### [Task input]
==============================

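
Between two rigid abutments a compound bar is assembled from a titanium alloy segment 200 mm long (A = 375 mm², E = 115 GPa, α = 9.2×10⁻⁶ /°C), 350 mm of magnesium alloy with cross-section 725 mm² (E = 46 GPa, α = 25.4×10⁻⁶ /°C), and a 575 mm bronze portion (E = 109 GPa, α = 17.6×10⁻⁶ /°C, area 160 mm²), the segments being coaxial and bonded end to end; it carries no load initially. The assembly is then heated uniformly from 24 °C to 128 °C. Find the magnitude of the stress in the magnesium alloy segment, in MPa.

With the walls removed the bar would change length by δ_free = Σ αᵢΔT Lᵢ = 9.2×10⁻⁶×104×200 + 25.4×10⁻⁶×104×350 + 17.6×10⁻⁶×104×575 = 2.168 mm.
The walls prevent any net length change, so an axial force P (same in every segment) develops. Compatibility: P · Σ Lᵢ/(AᵢEᵢ) = δ_free.
Σ Lᵢ/(AᵢEᵢ) = 200/(375×115×10³) + 350/(725×46×10³) + 575/(160×109×10³) = 4.81×10⁻⁵ mm/N.
So P = 2.168 / 4.81×10⁻⁵ = 45.08 kN, compressive.
σ_{magnesium alloy} = P / A = 45080 / 725 = 62.18 MPa.

σ ≈ 62.2 MPa (compressive)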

==============================

### [Exercise]
Each line above should be output exactly as written.

### [Answer to the problem]
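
Between two rigid abutments a compound bar is assembled from a titanium alloy segment 200 mm long (A = 375 mm², E = 115 GPa, α = 9.2×10⁻⁶ /°C), 350 mm of magnesium alloy with cross-section 725 mm² (E = 46 GPa, α = 25.4×10⁻⁶ /°C), and a 575 mm bronze portion (E = 109 GPa, α = 17.6×10⁻⁶ /°C, area 160 mm²), the segments being coaxial and bonded end to end; it carries no load initially. The assembly is then heated uniformly from 24 °C to 128 °C. Find the magnitude of the stress in the magnesium alloy segment, in MPa.

With the walls removed the bar would change length by δ_free = Σ αᵢΔT Lᵢ = 9.2×10⁻⁶×104×200 + 25.4×10⁻⁶×104×350 + 17.6×10⁻⁶×104×575 = 2.168 mm.
The walls prevent any net length change, so an axial force P (same in every segment) develops. Compatibility: P · Σ Lᵢ/(AᵢEᵢ) = δ_free.
Σ Lᵢ/(AᵢEᵢ) = 200/(375×115×10³) + 350/(725×46×10³) + 575/(160×109×10³) = 4.81×10⁻⁵ mm/N.
So P = 2.168 / 4.81×10⁻⁵ = 45.08 kN, compressive.
σ_{magnesium alloy} = P / A = 45080 / 725 = 62.18 MPa.

σ ≈ 62.2 MPa (compressive)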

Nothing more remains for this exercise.